◆ **Task brief**
Repeat the data exactly, every last line of it.

##########

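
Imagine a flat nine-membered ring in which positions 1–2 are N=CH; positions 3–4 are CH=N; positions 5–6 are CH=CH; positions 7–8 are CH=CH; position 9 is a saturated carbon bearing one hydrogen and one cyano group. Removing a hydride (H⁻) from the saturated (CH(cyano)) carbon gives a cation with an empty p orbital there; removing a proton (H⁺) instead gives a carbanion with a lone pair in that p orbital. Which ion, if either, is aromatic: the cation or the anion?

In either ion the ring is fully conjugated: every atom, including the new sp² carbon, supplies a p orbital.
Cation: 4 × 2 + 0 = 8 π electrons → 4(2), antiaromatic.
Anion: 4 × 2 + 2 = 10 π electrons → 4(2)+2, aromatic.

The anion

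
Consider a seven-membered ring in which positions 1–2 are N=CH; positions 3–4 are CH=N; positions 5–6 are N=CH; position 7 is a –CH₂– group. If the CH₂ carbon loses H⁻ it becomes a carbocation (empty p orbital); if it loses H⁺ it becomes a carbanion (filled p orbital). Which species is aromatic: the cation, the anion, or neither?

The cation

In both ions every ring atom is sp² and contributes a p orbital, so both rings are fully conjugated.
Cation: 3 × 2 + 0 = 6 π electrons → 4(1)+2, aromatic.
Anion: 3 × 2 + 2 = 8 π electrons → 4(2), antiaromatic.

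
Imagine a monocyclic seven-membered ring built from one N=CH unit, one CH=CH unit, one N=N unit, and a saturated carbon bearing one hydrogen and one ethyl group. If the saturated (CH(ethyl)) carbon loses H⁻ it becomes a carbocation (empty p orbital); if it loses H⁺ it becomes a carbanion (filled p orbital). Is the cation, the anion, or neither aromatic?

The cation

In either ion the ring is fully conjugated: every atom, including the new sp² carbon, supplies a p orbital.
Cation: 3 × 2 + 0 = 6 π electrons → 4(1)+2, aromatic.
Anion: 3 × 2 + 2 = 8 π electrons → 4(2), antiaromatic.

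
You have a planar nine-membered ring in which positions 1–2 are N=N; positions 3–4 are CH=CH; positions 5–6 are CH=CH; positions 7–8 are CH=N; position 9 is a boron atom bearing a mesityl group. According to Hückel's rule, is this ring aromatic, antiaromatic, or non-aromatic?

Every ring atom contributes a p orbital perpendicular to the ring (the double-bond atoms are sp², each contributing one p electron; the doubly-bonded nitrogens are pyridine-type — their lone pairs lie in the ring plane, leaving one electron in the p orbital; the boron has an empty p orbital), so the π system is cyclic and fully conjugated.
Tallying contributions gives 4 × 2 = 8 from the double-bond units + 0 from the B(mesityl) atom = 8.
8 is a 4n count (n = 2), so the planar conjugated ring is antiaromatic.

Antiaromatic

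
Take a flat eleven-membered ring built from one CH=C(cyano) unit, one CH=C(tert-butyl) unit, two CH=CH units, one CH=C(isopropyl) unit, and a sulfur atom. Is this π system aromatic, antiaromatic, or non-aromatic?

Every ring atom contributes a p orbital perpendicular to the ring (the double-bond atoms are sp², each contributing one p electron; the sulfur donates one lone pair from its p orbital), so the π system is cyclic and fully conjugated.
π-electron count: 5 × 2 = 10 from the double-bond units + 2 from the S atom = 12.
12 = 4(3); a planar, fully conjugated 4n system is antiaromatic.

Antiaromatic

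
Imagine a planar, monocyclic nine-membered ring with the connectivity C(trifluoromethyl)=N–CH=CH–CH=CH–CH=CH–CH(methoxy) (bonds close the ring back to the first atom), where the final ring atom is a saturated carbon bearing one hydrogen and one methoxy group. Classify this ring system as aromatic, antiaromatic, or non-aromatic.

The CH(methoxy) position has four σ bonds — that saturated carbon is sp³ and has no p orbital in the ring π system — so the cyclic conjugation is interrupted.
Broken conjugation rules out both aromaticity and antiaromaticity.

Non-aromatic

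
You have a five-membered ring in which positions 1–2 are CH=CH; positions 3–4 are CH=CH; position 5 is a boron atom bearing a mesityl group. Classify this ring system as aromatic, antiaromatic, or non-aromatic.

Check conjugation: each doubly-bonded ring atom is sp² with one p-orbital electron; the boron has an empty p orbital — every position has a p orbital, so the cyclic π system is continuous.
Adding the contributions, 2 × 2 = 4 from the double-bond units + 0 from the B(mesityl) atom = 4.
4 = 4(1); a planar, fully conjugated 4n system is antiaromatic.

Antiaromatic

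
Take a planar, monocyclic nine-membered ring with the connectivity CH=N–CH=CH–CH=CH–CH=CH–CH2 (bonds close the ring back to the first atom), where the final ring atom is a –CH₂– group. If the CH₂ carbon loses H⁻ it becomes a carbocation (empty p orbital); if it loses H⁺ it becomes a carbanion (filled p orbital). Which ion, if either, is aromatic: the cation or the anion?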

##########

◆ **Solution for this task**
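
Imagine a flat nine-membered ring in which positions 1–2 are N=CH; positions 3–4 are CH=N; positions 5–6 are CH=CH; positions 7–8 are CH=CH; position 9 is a saturated carbon bearing one hydrogen and one cyano group. Removing a hydride (H⁻) from the saturated (CH(cyano)) carbon gives a cation with an empty p orbital there; removing a proton (H⁺) instead gives a carbanion with a lone pair in that p orbital. Which ion, if either, is aromatic: the cation or the anion?

In either ion the ring is fully conjugated: every atom, including the new sp² carbon, supplies a p orbital.
Cation: 4 × 2 + 0 = 8 π electrons → 4(2), antiaromatic.
Anion: 4 × 2 + 2 = 10 π electrons → 4(2)+2, aromatic.

The anion

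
Consider a seven-membered ring in which positions 1–2 are N=CH; positions 3–4 are CH=N; positions 5–6 are N=CH; position 7 is a –CH₂– group. If the CH₂ carbon loses H⁻ it becomes a carbocation (empty p orbital); if it loses H⁺ it becomes a carbanion (filled p orbital). Which species is aromatic: the cation, the anion, or neither?

The cation

In both ions every ring atom is sp² and contributes a p orbital, so both rings are fully conjugated.
Cation: 3 × 2 + 0 = 6 π electrons → 4(1)+2, aromatic.
Anion: 3 × 2 + 2 = 8 π electrons → 4(2), antiaromatic.

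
Imagine a monocyclic seven-membered ring built from one N=CH unit, one CH=CH unit, one N=N unit, and a saturated carbon bearing one hydrogen and one ethyl group. If the saturated (CH(ethyl)) carbon loses H⁻ it becomes a carbocation (empty p orbital); if it loses H⁺ it becomes a carbanion (filled p orbital). Is the cation, the anion, or neither aromatic?

The cation

In either ion the ring is fully conjugated: every atom, including the new sp² carbon, supplies a p orbital.
Cation: 3 × 2 + 0 = 6 π electrons → 4(1)+2, aromatic.
Anion: 3 × 2 + 2 = 8 π electrons → 4(2), antiaromatic.

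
You have a planar nine-membered ring in which positions 1–2 are N=N; positions 3–4 are CH=CH; positions 5–6 are CH=CH; positions 7–8 are CH=N; position 9 is a boron atom bearing a mesityl group. According to Hückel's rule, is this ring aromatic, antiaromatic, or non-aromatic?

Every ring atom contributes a p orbital perpendicular to the ring (the double-bond atoms are sp², each contributing one p electron; the doubly-bonded nitrogens are pyridine-type — their lone pairs lie in the ring plane, leaving one electron in the p orbital; the boron has an empty p orbital), so the π system is cyclic and fully conjugated.
Tallying contributions gives 4 × 2 = 8 from the double-bond units + 0 from the B(mesityl) atom = 8.
8 is a 4n count (n = 2), so the planar conjugated ring is antiaromatic.

Antiaromatic

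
Take a flat eleven-membered ring built from one CH=C(cyano) unit, one CH=C(tert-butyl) unit, two CH=CH units, one CH=C(isopropyl) unit, and a sulfur atom. Is this π system aromatic, antiaromatic, or non-aromatic?

Every ring atom contributes a p orbital perpendicular to the ring (the double-bond atoms are sp², each contributing one p electron; the sulfur donates one lone pair from its p orbital), so the π system is cyclic and fully conjugated.
π-electron count: 5 × 2 = 10 from the double-bond units + 2 from the S atom = 12.
12 = 4(3); a planar, fully conjugated 4n system is antiaromatic.

Antiaromatic

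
Imagine a planar, monocyclic nine-membered ring with the connectivity C(trifluoromethyl)=N–CH=CH–CH=CH–CH=CH–CH(methoxy) (bonds close the ring back to the first atom), where the final ring atom is a saturated carbon bearing one hydrogen and one methoxy group. Classify this ring system as aromatic, antiaromatic, or non-aromatic.

The CH(methoxy) position has four σ bonds — that saturated carbon is sp³ and has no p orbital in the ring π system — so the cyclic conjugation is interrupted.
Broken conjugation rules out both aromaticity and antiaromaticity.

Non-aromatic

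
You have a five-membered ring in which positions 1–2 are CH=CH; positions 3–4 are CH=CH; position 5 is a boron atom bearing a mesityl group. Classify this ring system as aromatic, antiaromatic, or non-aromatic.

Check conjugation: each doubly-bonded ring atom is sp² with one p-orbital electron; the boron has an empty p orbital — every position has a p orbital, so the cyclic π system is continuous.
Adding the contributions, 2 × 2 = 4 from the double-bond units + 0 from the B(mesityl) atom = 4.
4 = 4(1); a planar, fully conjugated 4n system is antiaromatic.

Antiaromatic

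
Take a planar, monocyclic nine-membered ring with the connectivity CH=N–CH=CH–CH=CH–CH=CH–CH2 (bonds close the ring back to the first atom), where the final ring atom is a –CH₂– group. If the CH₂ carbon loses H⁻ it becomes a carbocation (empty p orbital); if it loses H⁺ it becomes a carbanion (filled p orbital). Which ion, if either, is aromatic: the cation or the anion?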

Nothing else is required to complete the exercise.